[Aim of the task] Locate the string "benches" throughout the material and copy every line in which it occurs.

[Provided material]

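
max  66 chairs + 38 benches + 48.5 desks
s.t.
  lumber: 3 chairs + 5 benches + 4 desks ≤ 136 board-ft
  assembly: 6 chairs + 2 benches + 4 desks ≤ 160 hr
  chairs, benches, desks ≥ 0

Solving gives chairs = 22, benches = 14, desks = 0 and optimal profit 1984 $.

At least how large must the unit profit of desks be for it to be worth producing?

At the optimum: lumber uses 136 of 136 (binding); assembly uses 160 of 160 (binding).
Dual feasibility on the basic columns requires 3·y_lumber + 6·y_assembly = 66, 5·y_lumber + 2·y_assembly = 38.
→ y_lumber = 4 and y_assembly = 9.
desks enters the basis when its profit ≥ yᵀa₃ = 4·4 + 9·4 = 52.

52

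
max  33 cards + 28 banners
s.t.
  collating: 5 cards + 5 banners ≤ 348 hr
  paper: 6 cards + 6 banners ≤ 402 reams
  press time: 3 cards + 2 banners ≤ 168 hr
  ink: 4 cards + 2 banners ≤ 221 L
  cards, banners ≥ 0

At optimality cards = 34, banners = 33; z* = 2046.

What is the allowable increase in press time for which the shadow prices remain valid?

Binding constraints: paper, press time. The basis is B = [[6,6],[3,2]] with det -6.
Per unit increase in press time, x* moves by d = (1, -1).
The basis stays optimal until ink becomes binding; allowable increase = 9.5 hr.

9.5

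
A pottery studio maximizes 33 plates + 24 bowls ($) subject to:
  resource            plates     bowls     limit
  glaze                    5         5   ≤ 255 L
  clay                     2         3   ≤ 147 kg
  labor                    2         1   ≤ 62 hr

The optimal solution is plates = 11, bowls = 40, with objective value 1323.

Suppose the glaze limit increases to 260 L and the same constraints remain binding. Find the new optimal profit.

1338

At the optimum: glaze uses 255 of 255 (binding); clay uses 142 of 147 (slack = 5); labor uses 62 of 62 (binding).
Slack constraints have shadow price 0 (complementary slackness).
From A_Bᵀ y = c: 5·y_glaze + 2·y_labor = 33; 5·y_glaze + 1·y_labor = 24.
Solving: y_glaze = 3, y_labor = 9.
Δz = y_glaze·Δb = 3 × (5) = 15, so new z* = 1323 + 15 = 1338.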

[Result]
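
max  66 chairs + 38 benches + 48.5 desks
  lumber: 3 chairs + 5 benches + 4 desks ≤ 136 board-ft
  assembly: 6 chairs + 2 benches + 4 desks ≤ 160 hr
  chairs, benches, desks ≥ 0
Solving gives chairs = 22, benches = 14, desks = 0 and optimal profit 1984 $.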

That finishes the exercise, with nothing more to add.